[Opening DATA UNDER STUDY section]
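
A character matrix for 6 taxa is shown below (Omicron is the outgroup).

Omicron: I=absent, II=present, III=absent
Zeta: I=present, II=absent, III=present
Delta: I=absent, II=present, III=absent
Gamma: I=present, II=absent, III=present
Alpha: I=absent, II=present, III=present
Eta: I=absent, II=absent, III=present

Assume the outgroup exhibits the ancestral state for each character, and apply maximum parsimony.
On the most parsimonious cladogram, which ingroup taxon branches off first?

Character polarity is set by the outgroup: the derived state is whichever differs from the outgroup's state, so for II the derived state is 'absent', and for the remaining characters it is 'present'.
I: derived state 'present' in Gamma and Zeta only — synapomorphy for {Gamma, Zeta}.
II: derived state 'absent' in Eta, Gamma, and Zeta only — synapomorphy for {Eta, Gamma, Zeta}.
III (derived state 'present') is shared by Alpha, Eta, Gamma, and Zeta — a synapomorphy uniting that clade.
Most parsimonious ingroup topology: ((((Zeta,Gamma),Eta),Alpha),Delta).
Delta is sister to the clade containing all other ingroup taxa, so it is the earliest-diverging (most basal) ingroup lineage.

Delta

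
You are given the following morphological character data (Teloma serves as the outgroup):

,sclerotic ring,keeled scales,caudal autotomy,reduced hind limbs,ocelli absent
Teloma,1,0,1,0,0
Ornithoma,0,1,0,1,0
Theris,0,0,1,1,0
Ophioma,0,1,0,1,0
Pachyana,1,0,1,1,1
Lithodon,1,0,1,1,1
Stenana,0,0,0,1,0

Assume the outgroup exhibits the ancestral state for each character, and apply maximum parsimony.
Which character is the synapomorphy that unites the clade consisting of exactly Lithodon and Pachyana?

ocelli absent

Character polarity is set by the outgroup: the derived state is whichever differs from the outgroup's state, so for sclerotic ring, caudal autotomy the derived state is '0', and for the remaining characters it is '1'.
sclerotic ring: derived state '0' in Ophioma, Ornithoma, Stenana, and Theris only — synapomorphy for {Ophioma, Ornithoma, Stenana, Theris}.
keeled scales (derived state '1') is shared by Ophioma and Ornithoma — a synapomorphy uniting that clade.
caudal autotomy: derived state '0' in Ophioma, Ornithoma, and Stenana only — synapomorphy for {Ophioma, Ornithoma, Stenana}.
reduced hind limbs (derived state '1') is shared by all ingroup taxa — unites the whole ingroup.
ocelli absent (derived state '1') is shared by Lithodon and Pachyana — a synapomorphy uniting that clade.
Most parsimonious ingroup topology: ((((Ornithoma,Ophioma),Stenana),Theris),(Pachyana,Lithodon)).
The clade {Lithodon, Pachyana} is supported by ocelli absent: its derived state '1' occurs in exactly those taxa and in no other taxon (including the outgroup).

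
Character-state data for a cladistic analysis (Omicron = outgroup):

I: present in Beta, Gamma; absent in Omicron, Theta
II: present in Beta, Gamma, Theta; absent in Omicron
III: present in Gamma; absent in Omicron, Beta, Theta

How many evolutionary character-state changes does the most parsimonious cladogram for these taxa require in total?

3

The outgroup has state 'absent' for every character, so 'present' is the derived state throughout.
I (derived state 'present') is shared by Beta and Gamma — a synapomorphy uniting that clade.
All ingroup taxa share the derived state 'present' for II; it defines the ingroup but does not resolve relationships within it.
III: derived state 'present' in Gamma only — an autapomorphy, so it tells us nothing about relationships among taxa.
Most parsimonious ingroup topology: ((Beta,Gamma),Theta).
Changes per character on this tree: I: 1; II: 1; III: 1.
Total = 3.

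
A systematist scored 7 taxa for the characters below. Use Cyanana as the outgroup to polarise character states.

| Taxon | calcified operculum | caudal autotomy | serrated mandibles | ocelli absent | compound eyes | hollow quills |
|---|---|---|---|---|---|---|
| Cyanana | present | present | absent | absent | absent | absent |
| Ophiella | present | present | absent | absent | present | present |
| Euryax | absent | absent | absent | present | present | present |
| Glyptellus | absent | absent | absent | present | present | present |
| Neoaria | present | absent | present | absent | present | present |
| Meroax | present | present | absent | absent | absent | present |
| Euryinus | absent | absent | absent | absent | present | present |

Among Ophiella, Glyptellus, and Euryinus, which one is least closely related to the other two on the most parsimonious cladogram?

Character polarity is set by the outgroup: the derived state is whichever differs from the outgroup's state, so for calcified operculum, caudal autotomy the derived state is 'absent', and for the remaining characters it is 'present'.
Only Euryax, Euryinus, and Glyptellus show the derived state 'absent' for calcified operculum, supporting them as a clade.
Only Euryax, Euryinus, Glyptellus, and Neoaria show the derived state 'absent' for caudal autotomy, supporting them as a clade.
serrated mandibles (derived state 'present') is unique to Neoaria (autapomorphy; uninformative for grouping).
ocelli absent: derived state 'present' in Euryax and Glyptellus only — synapomorphy for {Euryax, Glyptellus}.
compound eyes: derived state 'present' in Euryax, Euryinus, Glyptellus, Neoaria, and Ophiella only — synapomorphy for {Euryax, Euryinus, Glyptellus, Neoaria, Ophiella}.
hollow quills (derived state 'present') is shared by all ingroup taxa — unites the whole ingroup.
Most parsimonious ingroup topology: ((Ophiella,(((Euryax,Glyptellus),Euryinus),Neoaria)),Meroax).
Euryinus and Glyptellus share a more recent common ancestor with each other than either does with Ophiella, so Ophiella is the least closely related of the three.

Ophiella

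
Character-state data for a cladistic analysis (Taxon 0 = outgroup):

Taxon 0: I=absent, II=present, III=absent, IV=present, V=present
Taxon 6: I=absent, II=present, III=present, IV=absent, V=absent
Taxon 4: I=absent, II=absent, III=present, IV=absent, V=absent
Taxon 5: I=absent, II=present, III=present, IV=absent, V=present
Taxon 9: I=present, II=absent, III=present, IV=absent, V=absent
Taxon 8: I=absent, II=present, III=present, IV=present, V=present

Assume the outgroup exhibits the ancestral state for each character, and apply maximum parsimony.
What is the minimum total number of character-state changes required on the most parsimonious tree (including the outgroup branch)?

5

Character polarity is set by the outgroup: the derived state is whichever differs from the outgroup's state, so for II, IV, V the derived state is 'absent', and for the remaining characters it is 'present'.
I (derived state 'present') is unique to Taxon 9 (autapomorphy; uninformative for grouping).
Only Taxon 4 and Taxon 9 show the derived state 'absent' for II, supporting them as a clade.
All ingroup taxa share the derived state 'present' for III; it defines the ingroup but does not resolve relationships within it.
IV (derived state 'absent') is shared by Taxon 4, Taxon 5, Taxon 6, and Taxon 9 — a synapomorphy uniting that clade.
V: derived state 'absent' in Taxon 4, Taxon 6, and Taxon 9 only — synapomorphy for {Taxon 4, Taxon 6, Taxon 9}.
Most parsimonious ingroup topology: (((Taxon 6,(Taxon 4,Taxon 9)),Taxon 5),Taxon 8).
Changes per character on this tree: I: 1; II: 1; III: 1; IV: 1; V: 1.
Total = 5.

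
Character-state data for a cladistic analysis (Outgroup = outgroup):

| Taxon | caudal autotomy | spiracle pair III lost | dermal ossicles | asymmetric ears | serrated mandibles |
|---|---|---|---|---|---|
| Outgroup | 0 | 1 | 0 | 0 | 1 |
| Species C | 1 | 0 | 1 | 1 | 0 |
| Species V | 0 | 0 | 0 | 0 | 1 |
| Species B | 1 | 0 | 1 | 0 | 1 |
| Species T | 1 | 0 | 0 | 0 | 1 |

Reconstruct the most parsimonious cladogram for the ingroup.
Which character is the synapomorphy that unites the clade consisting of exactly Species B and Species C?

dermal ossicles

Character polarity is set by the outgroup: the derived state is whichever differs from the outgroup's state, so for spiracle pair III lost, serrated mandibles the derived state is '0', and for the remaining characters it is '1'.
Only Species B, Species C, and Species T show the derived state '1' for caudal autotomy, supporting them as a clade.
spiracle pair III lost (derived state '0') is shared by all ingroup taxa — unites the whole ingroup.
Only Species B and Species C show the derived state '1' for dermal ossicles, supporting them as a clade.
asymmetric ears: derived state '1' in Species C only — an autapomorphy, so it tells us nothing about relationships among taxa.
serrated mandibles: derived state '0' in Species C only — an autapomorphy, so it tells us nothing about relationships among taxa.
Most parsimonious ingroup topology: (((Species C,Species B),Species T),Species V).
The clade {Species B, Species C} is supported by dermal ossicles: its derived state '1' occurs in exactly those taxa and in no other taxon (including the outgroup).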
[Closing DATA UNDER STUDY section]
WHAT THE TASK REQUIRES | Copy out each line of the listing that holds the word "cladistic".

RESPONSE FOR THIS EXERCISE |
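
Character-state data for a cladistic analysis (Omicron = outgroup):
Character-state data for a cladistic analysis (Taxon 0 = outgroup):
Character-state data for a cladistic analysis (Outgroup = outgroup):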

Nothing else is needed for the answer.